## Input for this task

········

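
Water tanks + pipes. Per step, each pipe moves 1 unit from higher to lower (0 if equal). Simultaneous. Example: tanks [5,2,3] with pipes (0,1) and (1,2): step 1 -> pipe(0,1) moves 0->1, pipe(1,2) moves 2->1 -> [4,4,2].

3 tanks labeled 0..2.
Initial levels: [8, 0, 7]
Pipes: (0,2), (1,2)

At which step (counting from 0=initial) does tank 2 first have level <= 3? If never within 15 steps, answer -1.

Answer: -1

Derivation:
Step 1: flows [0->2,2->1] -> levels [7 1 7]
Step 2: flows [0=2,2->1] -> levels [7 2 6]
Step 3: flows [0->2,2->1] -> levels [6 3 6]
Step 4: flows [0=2,2->1] -> levels [6 4 5]
Step 5: flows [0->2,2->1] -> levels [5 5 5]
Step 6: flows [0=2,1=2] -> levels [5 5 5]
  -> stable; tank 2 stays at 5 > 3
Tank 2 never reaches <=3 within 15 steps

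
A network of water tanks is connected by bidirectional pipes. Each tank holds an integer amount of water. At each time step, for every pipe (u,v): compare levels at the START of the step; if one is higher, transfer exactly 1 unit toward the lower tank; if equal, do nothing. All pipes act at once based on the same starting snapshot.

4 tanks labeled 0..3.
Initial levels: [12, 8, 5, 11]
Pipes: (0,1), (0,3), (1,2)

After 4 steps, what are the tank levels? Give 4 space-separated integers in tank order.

Step 1: flows [0->1,0->3,1->2] -> levels [10 8 6 12]
Step 2: flows [0->1,3->0,1->2] -> levels [10 8 7 11]
Step 3: flows [0->1,3->0,1->2] -> levels [10 8 8 10]
Step 4: flows [0->1,0=3,1=2] -> levels [9 9 8 10]

Answer: 9 9 8 10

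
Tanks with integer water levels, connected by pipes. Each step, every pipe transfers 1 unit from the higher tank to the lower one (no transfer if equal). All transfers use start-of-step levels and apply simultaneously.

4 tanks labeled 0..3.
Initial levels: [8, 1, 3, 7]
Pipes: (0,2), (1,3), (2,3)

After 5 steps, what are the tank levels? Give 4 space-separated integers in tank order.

Step 1: flows [0->2,3->1,3->2] -> levels [7 2 5 5]
Step 2: flows [0->2,3->1,2=3] -> levels [6 3 6 4]
Step 3: flows [0=2,3->1,2->3] -> levels [6 4 5 4]
Step 4: flows [0->2,1=3,2->3] -> levels [5 4 5 5]
Step 5: flows [0=2,3->1,2=3] -> levels [5 5 5 4]

Answer: 5 5 5 4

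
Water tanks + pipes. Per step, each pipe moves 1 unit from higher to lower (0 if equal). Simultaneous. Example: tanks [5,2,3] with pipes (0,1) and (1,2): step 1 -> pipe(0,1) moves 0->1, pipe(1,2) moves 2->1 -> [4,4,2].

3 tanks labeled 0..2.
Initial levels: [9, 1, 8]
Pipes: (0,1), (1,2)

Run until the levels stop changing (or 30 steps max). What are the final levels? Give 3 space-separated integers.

Answer: 7 5 6

Derivation:
Step 1: flows [0->1,2->1] -> levels [8 3 7]
Step 2: flows [0->1,2->1] -> levels [7 5 6]
Step 3: flows [0->1,2->1] -> levels [6 7 5]
Step 4: flows [1->0,1->2] -> levels [7 5 6]
  -> period-2 cycle: step 4 state = step 2 state; never stabilizes
  -> state at step 30: (30-2) mod 2 = 0, same as step 2 -> [7 5 6]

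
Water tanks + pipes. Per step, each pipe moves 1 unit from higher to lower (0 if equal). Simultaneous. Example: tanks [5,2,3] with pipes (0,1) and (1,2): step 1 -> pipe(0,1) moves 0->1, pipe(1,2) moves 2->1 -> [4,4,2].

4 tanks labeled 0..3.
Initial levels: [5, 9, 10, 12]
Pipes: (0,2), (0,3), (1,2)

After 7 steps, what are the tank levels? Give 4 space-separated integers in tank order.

Step 1: flows [2->0,3->0,2->1] -> levels [7 10 8 11]
Step 2: flows [2->0,3->0,1->2] -> levels [9 9 8 10]
Step 3: flows [0->2,3->0,1->2] -> levels [9 8 10 9]
Step 4: flows [2->0,0=3,2->1] -> levels [10 9 8 9]
Step 5: flows [0->2,0->3,1->2] -> levels [8 8 10 10]
Step 6: flows [2->0,3->0,2->1] -> levels [10 9 8 9]
  -> period-2 cycle: step 6 state = step 4 state
  -> state at step 7: (7-4) mod 2 = 1, same as step 5 -> [8 8 10 10]

Answer: 8 8 10 10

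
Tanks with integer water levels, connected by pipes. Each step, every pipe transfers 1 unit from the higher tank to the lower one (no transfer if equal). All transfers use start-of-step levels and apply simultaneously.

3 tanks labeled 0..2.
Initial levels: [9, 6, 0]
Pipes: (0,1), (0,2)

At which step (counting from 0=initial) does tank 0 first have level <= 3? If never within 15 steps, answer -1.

Step 1: flows [0->1,0->2] -> levels [7 7 1]
Step 2: flows [0=1,0->2] -> levels [6 7 2]
Step 3: flows [1->0,0->2] -> levels [6 6 3]
Step 4: flows [0=1,0->2] -> levels [5 6 4]
Step 5: flows [1->0,0->2] -> levels [5 5 5]
Step 6: flows [0=1,0=2] -> levels [5 5 5]
  -> stable; tank 0 stays at 5 > 3
Tank 0 never reaches <=3 within 15 steps

Answer: -1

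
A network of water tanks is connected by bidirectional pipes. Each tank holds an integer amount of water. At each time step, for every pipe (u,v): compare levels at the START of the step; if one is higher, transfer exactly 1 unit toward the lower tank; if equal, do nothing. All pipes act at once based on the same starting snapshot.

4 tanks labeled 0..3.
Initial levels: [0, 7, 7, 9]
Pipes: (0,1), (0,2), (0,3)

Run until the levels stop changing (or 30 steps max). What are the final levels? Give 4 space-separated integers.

Answer: 8 5 5 5

Derivation:
Step 1: flows [1->0,2->0,3->0] -> levels [3 6 6 8]
Step 2: flows [1->0,2->0,3->0] -> levels [6 5 5 7]
Step 3: flows [0->1,0->2,3->0] -> levels [5 6 6 6]
Step 4: flows [1->0,2->0,3->0] -> levels [8 5 5 5]
Step 5: flows [0->1,0->2,0->3] -> levels [5 6 6 6]
  -> period-2 cycle: step 5 state = step 3 state; never stabilizes
  -> state at step 30: (30-3) mod 2 = 1, same as step 4 -> [8 5 5 5]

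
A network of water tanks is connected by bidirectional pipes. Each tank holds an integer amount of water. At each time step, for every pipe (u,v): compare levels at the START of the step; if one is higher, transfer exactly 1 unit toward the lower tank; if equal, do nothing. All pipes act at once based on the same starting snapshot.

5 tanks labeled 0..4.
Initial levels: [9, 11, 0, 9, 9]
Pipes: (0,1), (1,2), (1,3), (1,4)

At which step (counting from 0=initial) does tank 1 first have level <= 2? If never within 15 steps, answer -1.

Step 1: flows [1->0,1->2,1->3,1->4] -> levels [10 7 1 10 10]
Step 2: flows [0->1,1->2,3->1,4->1] -> levels [9 9 2 9 9]
Step 3: flows [0=1,1->2,1=3,1=4] -> levels [9 8 3 9 9]
Step 4: flows [0->1,1->2,3->1,4->1] -> levels [8 10 4 8 8]
Step 5: flows [1->0,1->2,1->3,1->4] -> levels [9 6 5 9 9]
Step 6: flows [0->1,1->2,3->1,4->1] -> levels [8 8 6 8 8]
Step 7: flows [0=1,1->2,1=3,1=4] -> levels [8 7 7 8 8]
Step 8: flows [0->1,1=2,3->1,4->1] -> levels [7 10 7 7 7]
Step 9: flows [1->0,1->2,1->3,1->4] -> levels [8 6 8 8 8]
Step 10: flows [0->1,2->1,3->1,4->1] -> levels [7 10 7 7 7]
  -> period-2 cycle (repeats step 8); tank 1 never drops to <=2
Tank 1 never reaches <=2 within 15 steps

Answer: -1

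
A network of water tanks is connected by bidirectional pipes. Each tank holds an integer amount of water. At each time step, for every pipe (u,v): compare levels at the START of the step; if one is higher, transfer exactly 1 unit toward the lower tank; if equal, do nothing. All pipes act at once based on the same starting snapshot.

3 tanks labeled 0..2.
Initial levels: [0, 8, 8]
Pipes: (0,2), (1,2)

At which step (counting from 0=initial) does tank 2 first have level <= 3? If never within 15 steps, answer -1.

Step 1: flows [2->0,1=2] -> levels [1 8 7]
Step 2: flows [2->0,1->2] -> levels [2 7 7]
Step 3: flows [2->0,1=2] -> levels [3 7 6]
Step 4: flows [2->0,1->2] -> levels [4 6 6]
Step 5: flows [2->0,1=2] -> levels [5 6 5]
Step 6: flows [0=2,1->2] -> levels [5 5 6]
Step 7: flows [2->0,2->1] -> levels [6 6 4]
Step 8: flows [0->2,1->2] -> levels [5 5 6]
  -> period-2 cycle (repeats step 6); tank 2 never drops to <=3
Tank 2 never reaches <=3 within 15 steps

Answer: -1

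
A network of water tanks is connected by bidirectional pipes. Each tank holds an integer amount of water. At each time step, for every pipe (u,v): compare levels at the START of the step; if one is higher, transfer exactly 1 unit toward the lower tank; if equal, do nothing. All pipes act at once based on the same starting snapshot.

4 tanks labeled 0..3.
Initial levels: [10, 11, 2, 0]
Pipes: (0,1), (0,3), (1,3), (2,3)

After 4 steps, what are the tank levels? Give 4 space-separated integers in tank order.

Step 1: flows [1->0,0->3,1->3,2->3] -> levels [10 9 1 3]
Step 2: flows [0->1,0->3,1->3,3->2] -> levels [8 9 2 4]
Step 3: flows [1->0,0->3,1->3,3->2] -> levels [8 7 3 5]
Step 4: flows [0->1,0->3,1->3,3->2] -> levels [6 7 4 6]

Answer: 6 7 4 6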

········

## Problem statement
The lines to extract from the data above begin with the line containing "Initial levels: [12, 8, 5, 11]" and end with the line containing "Pipes: (0,2), (1,3), (2,3)". Extract them exactly, including both.

## Reply
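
Initial levels: [12, 8, 5, 11]
Pipes: (0,1), (0,3), (1,2)

After 4 steps, what are the tank levels? Give 4 space-separated integers in tank order.

Step 1: flows [0->1,0->3,1->2] -> levels [10 8 6 12]
Step 2: flows [0->1,3->0,1->2] -> levels [10 8 7 11]
Step 3: flows [0->1,3->0,1->2] -> levels [10 8 8 10]
Step 4: flows [0->1,0=3,1=2] -> levels [9 9 8 10]

Answer: 9 9 8 10

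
Tanks with integer water levels, connected by pipes. Each step, every pipe transfers 1 unit from the higher tank to the lower one (no transfer if equal). All transfers use start-of-step levels and apply simultaneously.

4 tanks labeled 0..3.
Initial levels: [8, 1, 3, 7]
Pipes: (0,2), (1,3), (2,3)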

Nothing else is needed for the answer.